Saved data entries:
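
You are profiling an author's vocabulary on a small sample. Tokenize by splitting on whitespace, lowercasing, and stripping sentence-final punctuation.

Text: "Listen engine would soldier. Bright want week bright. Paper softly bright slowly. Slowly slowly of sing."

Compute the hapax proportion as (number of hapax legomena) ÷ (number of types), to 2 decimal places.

0.83

Frequencies: bright:3, slowly:3, listen:1, engine:1, would:1, soldier:1, want:1, week:1, paper:1, softly:1, of:1, sing:1
Hapax count = 10; type count = 12.
Ratio = 10 / 12 = 0.83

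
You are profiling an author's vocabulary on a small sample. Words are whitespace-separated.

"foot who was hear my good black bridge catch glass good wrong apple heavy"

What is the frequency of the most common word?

2

Frequencies: good:2, foot:1, who:1, was:1, hear:1, my:1, black:1, bridge:1, catch:1, glass:1, wrong:1, apple:1, heavy:1
Most common: 'good' with frequency 2.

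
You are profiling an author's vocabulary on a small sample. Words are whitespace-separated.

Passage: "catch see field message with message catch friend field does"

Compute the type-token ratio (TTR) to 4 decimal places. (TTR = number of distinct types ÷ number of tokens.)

N = 10 tokens, V = 7 types.
TTR = V / N = 7 / 10 = 0.7000

0.7000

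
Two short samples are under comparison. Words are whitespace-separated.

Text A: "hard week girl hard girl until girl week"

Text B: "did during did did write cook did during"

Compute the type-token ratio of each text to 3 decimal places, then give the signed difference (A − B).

TTR(A) = 4/8 = 0.500
TTR(B) = 4/8 = 0.500
Difference = 0.500 − 0.500 = 0.000

0.000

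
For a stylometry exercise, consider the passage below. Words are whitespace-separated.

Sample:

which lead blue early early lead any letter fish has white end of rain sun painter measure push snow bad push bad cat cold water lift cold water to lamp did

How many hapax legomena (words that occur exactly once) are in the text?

Frequencies: lead:2, early:2, push:2, bad:2, cold:2, water:2, which:1, blue:1, any:1, letter:1, fish:1, has:1, white:1, end:1, of:1, rain:1, sun:1, painter:1, measure:1, snow:1, … (5 more, each freq 1)
Hapax (freq=1): any, blue, cat, did, end, fish, has, lamp, letter, lift, measure, of, painter, rain, snow, sun, to, which, white

19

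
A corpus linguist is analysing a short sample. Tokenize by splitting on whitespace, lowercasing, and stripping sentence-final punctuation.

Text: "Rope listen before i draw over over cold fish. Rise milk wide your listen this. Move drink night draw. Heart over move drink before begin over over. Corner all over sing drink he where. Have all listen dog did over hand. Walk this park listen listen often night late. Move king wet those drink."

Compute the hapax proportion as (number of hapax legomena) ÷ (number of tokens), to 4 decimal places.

0.4630

Frequencies: over:7, listen:5, drink:4, move:3, before:2, draw:2, this:2, night:2, all:2, rope:1, i:1, cold:1, fish:1, rise:1, milk:1, wide:1, your:1, heart:1, begin:1, corner:1, … (14 more, each freq 1)
Hapax count = 25; token count = 54.
Ratio = 25 / 54 = 0.4630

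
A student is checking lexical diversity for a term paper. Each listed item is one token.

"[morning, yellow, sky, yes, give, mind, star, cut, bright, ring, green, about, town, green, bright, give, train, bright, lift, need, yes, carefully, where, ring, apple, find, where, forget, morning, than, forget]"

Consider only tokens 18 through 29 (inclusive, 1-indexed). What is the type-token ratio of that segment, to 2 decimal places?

Segment tokens 18–29: bright, lift, need, yes, carefully, where, ring, apple, find, where, forget, morning
Segment N = 12, segment V = 11.
TTR = 11 / 12 = 0.92

0.92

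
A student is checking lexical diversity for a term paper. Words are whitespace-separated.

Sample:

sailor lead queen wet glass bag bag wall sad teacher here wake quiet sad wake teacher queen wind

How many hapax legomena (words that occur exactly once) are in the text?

Frequencies: queen:2, bag:2, sad:2, teacher:2, wake:2, sailor:1, lead:1, wet:1, glass:1, wall:1, here:1, quiet:1, wind:1
Hapax (freq=1): glass, here, lead, quiet, sailor, wall, wet, wind

8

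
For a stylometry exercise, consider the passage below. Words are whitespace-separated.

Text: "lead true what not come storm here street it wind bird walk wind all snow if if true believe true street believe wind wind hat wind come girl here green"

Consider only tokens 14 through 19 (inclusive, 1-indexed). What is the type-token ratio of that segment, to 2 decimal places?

Segment tokens 14–19: all, snow, if, if, true, believe
Segment N = 6, segment V = 5.
TTR = 5 / 6 = 0.83

0.83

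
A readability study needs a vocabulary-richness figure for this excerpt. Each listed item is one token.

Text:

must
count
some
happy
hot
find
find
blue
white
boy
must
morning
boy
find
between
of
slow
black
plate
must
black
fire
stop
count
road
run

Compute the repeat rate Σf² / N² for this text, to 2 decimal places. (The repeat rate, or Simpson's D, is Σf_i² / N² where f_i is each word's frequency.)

0.07

Frequencies: must:3, find:3, count:2, boy:2, black:2, some:1, happy:1, hot:1, blue:1, white:1, morning:1, between:1, of:1, slow:1, plate:1, fire:1, stop:1, road:1, run:1
Σf² = 44; N² = 676
Repeat rate = 44 / 676 = 0.07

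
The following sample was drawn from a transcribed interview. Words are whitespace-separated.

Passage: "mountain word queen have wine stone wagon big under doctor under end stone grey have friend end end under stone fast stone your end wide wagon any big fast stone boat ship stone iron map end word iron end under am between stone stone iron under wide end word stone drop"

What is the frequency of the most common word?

9

Frequencies: stone:9, end:7, under:5, word:3, iron:3, have:2, wagon:2, big:2, fast:2, wide:2, mountain:1, queen:1, wine:1, doctor:1, grey:1, friend:1, your:1, any:1, boat:1, ship:1, … (4 more, each freq 1)
Most common: 'stone' with frequency 9.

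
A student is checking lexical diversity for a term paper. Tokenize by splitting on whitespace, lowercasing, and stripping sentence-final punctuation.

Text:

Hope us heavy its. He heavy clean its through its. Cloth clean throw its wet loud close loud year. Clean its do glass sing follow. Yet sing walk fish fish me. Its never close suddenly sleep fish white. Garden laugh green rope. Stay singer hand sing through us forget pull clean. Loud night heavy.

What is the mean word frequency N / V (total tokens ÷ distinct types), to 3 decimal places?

1.543

N = 54 tokens, V = 35 types.
Mean frequency = N / V = 54 / 35 = 1.543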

WORK REQUEST> Scan the data for lines containing "diversity" and copy all of them.

RESPONSE TO THE TASK>
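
A student is checking lexical diversity for a term paper. Each listed item is one token.
A student is checking lexical diversity for a term paper. Words are whitespace-separated.
A student is checking lexical diversity for a term paper. Tokenize by splitting on whitespace, lowercasing, and stripping sentence-final punctuation.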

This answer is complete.